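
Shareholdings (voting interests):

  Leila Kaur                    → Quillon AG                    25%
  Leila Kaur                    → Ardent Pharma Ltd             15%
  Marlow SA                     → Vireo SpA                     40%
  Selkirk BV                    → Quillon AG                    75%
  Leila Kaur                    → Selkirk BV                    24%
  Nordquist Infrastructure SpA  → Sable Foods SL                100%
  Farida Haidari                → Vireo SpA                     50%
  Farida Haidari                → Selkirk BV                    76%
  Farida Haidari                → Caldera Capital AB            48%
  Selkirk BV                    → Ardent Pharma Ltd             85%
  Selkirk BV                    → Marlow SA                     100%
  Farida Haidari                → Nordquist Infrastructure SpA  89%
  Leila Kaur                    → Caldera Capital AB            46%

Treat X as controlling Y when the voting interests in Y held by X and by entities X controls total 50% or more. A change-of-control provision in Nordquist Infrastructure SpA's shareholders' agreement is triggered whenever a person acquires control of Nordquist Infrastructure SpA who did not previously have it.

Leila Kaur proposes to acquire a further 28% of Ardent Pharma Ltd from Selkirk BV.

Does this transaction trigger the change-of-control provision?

No

The purchase adds only to Leila's holdings (Selkirk's stake shrinks), so Leila is the only person who could newly come to control Nordquist.
Leila's largest direct stake is 46% in Caldera, which does not meet the threshold, so Leila controls no company.
Neither Leila nor any entity Leila controls holds any voting interest in Nordquist.
So before the transaction, Leila does not control Nordquist.
After the purchase, Leila's direct stake in Ardent rises to 15% + 28% = 43%, and Selkirk's stake falls to 57%.
Leila's side now holds 43% of Ardent, not ≥ 50%, so Leila still does not control Ardent.
After the transaction, neither Leila nor any entity Leila controls holds a voting interest in Nordquist, so Leila still does not control it.
No new person acquires control, so the clause is not triggered.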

══════════

§ PROMPT
Each record is to be repeated exactly.

§ EXPECTED ANSWER
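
Shareholdings (voting interests):

  Leila Kaur                    → Quillon AG                    25%
  Leila Kaur                    → Ardent Pharma Ltd             15%
  Marlow SA                     → Vireo SpA                     40%
  Selkirk BV                    → Quillon AG                    75%
  Leila Kaur                    → Selkirk BV                    24%
  Nordquist Infrastructure SpA  → Sable Foods SL                100%
  Farida Haidari                → Vireo SpA                     50%
  Farida Haidari                → Selkirk BV                    76%
  Farida Haidari                → Caldera Capital AB            48%
  Selkirk BV                    → Ardent Pharma Ltd             85%
  Selkirk BV                    → Marlow SA                     100%
  Farida Haidari                → Nordquist Infrastructure SpA  89%
  Leila Kaur                    → Caldera Capital AB            46%

Treat X as controlling Y when the voting interests in Y held by X and by entities X controls total 50% or more. A change-of-control provision in Nordquist Infrastructure SpA's shareholders' agreement is triggered whenever a person acquires control of Nordquist Infrastructure SpA who did not previously have it.

Leila Kaur proposes to acquire a further 28% of Ardent Pharma Ltd from Selkirk BV.

Does this transaction trigger the change-of-control provision?

No

The purchase adds only to Leila's holdings (Selkirk's stake shrinks), so Leila is the only person who could newly come to control Nordquist.
Leila's largest direct stake is 46% in Caldera, which does not meet the threshold, so Leila controls no company.
Neither Leila nor any entity Leila controls holds any voting interest in Nordquist.
So before the transaction, Leila does not control Nordquist.
After the purchase, Leila's direct stake in Ardent rises to 15% + 28% = 43%, and Selkirk's stake falls to 57%.
Leila's side now holds 43% of Ardent, not ≥ 50%, so Leila still does not control Ardent.
After the transaction, neither Leila nor any entity Leila controls holds a voting interest in Nordquist, so Leila still does not control it.
No new person acquires control, so the clause is not triggered.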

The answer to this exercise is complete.